_Record set_.
::::::::::

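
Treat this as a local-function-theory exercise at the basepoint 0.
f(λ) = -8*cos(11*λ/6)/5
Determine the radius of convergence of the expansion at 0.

The radius of convergence is infinite.

The factor cos(11*λ/6) is entire and contributes no finite singular point.
The polynomial part has no poles.
No finite singular points: the Taylor series at 0 converges everywhere.


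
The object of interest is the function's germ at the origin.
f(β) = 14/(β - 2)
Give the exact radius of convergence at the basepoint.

Denominator factor (β - 2): pole of order 1 at 2, modulus 2.
The radius of convergence is the smallest modulus among the singular points: 2.

The radius of convergence is 2.


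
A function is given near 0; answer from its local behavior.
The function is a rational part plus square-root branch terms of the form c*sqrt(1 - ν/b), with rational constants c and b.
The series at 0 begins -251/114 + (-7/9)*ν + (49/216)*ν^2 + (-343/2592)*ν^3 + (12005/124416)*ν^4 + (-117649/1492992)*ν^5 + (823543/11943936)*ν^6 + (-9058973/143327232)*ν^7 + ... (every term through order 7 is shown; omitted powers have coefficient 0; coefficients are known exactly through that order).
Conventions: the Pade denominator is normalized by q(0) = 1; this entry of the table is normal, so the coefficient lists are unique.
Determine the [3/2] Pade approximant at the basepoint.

The Pade approximant has numerator coefficients [-251/114, -763/228, -9065/7296, -343/5184]; denominator coefficients [1, 7/6, 49/192].

Taylor coefficients needed (read off): a_0 = -251/114, a_1 = -7/9, a_2 = 49/216, a_3 = -343/2592, a_4 = 12005/124416, a_5 = -117649/1492992.
Write the denominator as Q(ν) = 1 + q1*ν + q2*ν^2. Requiring Q*f - P = O(ν^6) with deg P <= 3 kills the coefficients of ν^4..ν^5 in Q*f:
  ν^4: a_4 + q1*a_3 + q2*a_2 = 0, i.e. 12005/124416 + (-343/2592)*q1 + (49/216)*q2 = 0.
  ν^5: a_5 + q1*a_4 + q2*a_3 = 0, i.e. -117649/1492992 + (12005/124416)*q1 + (-343/2592)*q2 = 0.
Solving this linear system: q1 = 7/6, q2 = 49/192.
The numerator is Q*f truncated at degree 3: P0 = a_0 = -251/114; P1 = a_1 + q1*a_0 = -763/228; P2 = a_2 + q1*a_1 + q2*a_0 = -9065/7296; P3 = a_3 + q1*a_2 + q2*a_1 = -343/5184.


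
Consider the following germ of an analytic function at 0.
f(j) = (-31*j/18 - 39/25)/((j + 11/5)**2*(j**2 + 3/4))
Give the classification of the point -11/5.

The denominator factor j + 11/5 vanishes at -11/5 and appears to the power 2; the numerator there equals 1003/450, nonzero, and no other factor vanishes.
Hence a pole whose order is the multiplicity, 2.

The point is a pole of order 2.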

::::::::::

_About this exercise_. All records must be transcribed exactly, with none left out.

_Answer for the task_.
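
Treat this as a local-function-theory exercise at the basepoint 0.
f(λ) = -8*cos(11*λ/6)/5
Determine the radius of convergence of the expansion at 0.

The radius of convergence is infinite.

The factor cos(11*λ/6) is entire and contributes no finite singular point.
The polynomial part has no poles.
No finite singular points: the Taylor series at 0 converges everywhere.


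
The object of interest is the function's germ at the origin.
f(β) = 14/(β - 2)
Give the exact radius of convergence at the basepoint.

Denominator factor (β - 2): pole of order 1 at 2, modulus 2.
The radius of convergence is the smallest modulus among the singular points: 2.

The radius of convergence is 2.


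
A function is given near 0; answer from its local behavior.
The function is a rational part plus square-root branch terms of the form c*sqrt(1 - ν/b), with rational constants c and b.
The series at 0 begins -251/114 + (-7/9)*ν + (49/216)*ν^2 + (-343/2592)*ν^3 + (12005/124416)*ν^4 + (-117649/1492992)*ν^5 + (823543/11943936)*ν^6 + (-9058973/143327232)*ν^7 + ... (every term through order 7 is shown; omitted powers have coefficient 0; coefficients are known exactly through that order).
Conventions: the Pade denominator is normalized by q(0) = 1; this entry of the table is normal, so the coefficient lists are unique.
Determine the [3/2] Pade approximant at the basepoint.

The Pade approximant has numerator coefficients [-251/114, -763/228, -9065/7296, -343/5184]; denominator coefficients [1, 7/6, 49/192].

Taylor coefficients needed (read off): a_0 = -251/114, a_1 = -7/9, a_2 = 49/216, a_3 = -343/2592, a_4 = 12005/124416, a_5 = -117649/1492992.
Write the denominator as Q(ν) = 1 + q1*ν + q2*ν^2. Requiring Q*f - P = O(ν^6) with deg P <= 3 kills the coefficients of ν^4..ν^5 in Q*f:
  ν^4: a_4 + q1*a_3 + q2*a_2 = 0, i.e. 12005/124416 + (-343/2592)*q1 + (49/216)*q2 = 0.
  ν^5: a_5 + q1*a_4 + q2*a_3 = 0, i.e. -117649/1492992 + (12005/124416)*q1 + (-343/2592)*q2 = 0.
Solving this linear system: q1 = 7/6, q2 = 49/192.
The numerator is Q*f truncated at degree 3: P0 = a_0 = -251/114; P1 = a_1 + q1*a_0 = -763/228; P2 = a_2 + q1*a_1 + q2*a_0 = -9065/7296; P3 = a_3 + q1*a_2 + q2*a_1 = -343/5184.


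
Consider the following germ of an analytic function at 0.
f(j) = (-31*j/18 - 39/25)/((j + 11/5)**2*(j**2 + 3/4))
Give the classification of the point -11/5.

The denominator factor j + 11/5 vanishes at -11/5 and appears to the power 2; the numerator there equals 1003/450, nonzero, and no other factor vanishes.
Hence a pole whose order is the multiplicity, 2.

The point is a pole of order 2.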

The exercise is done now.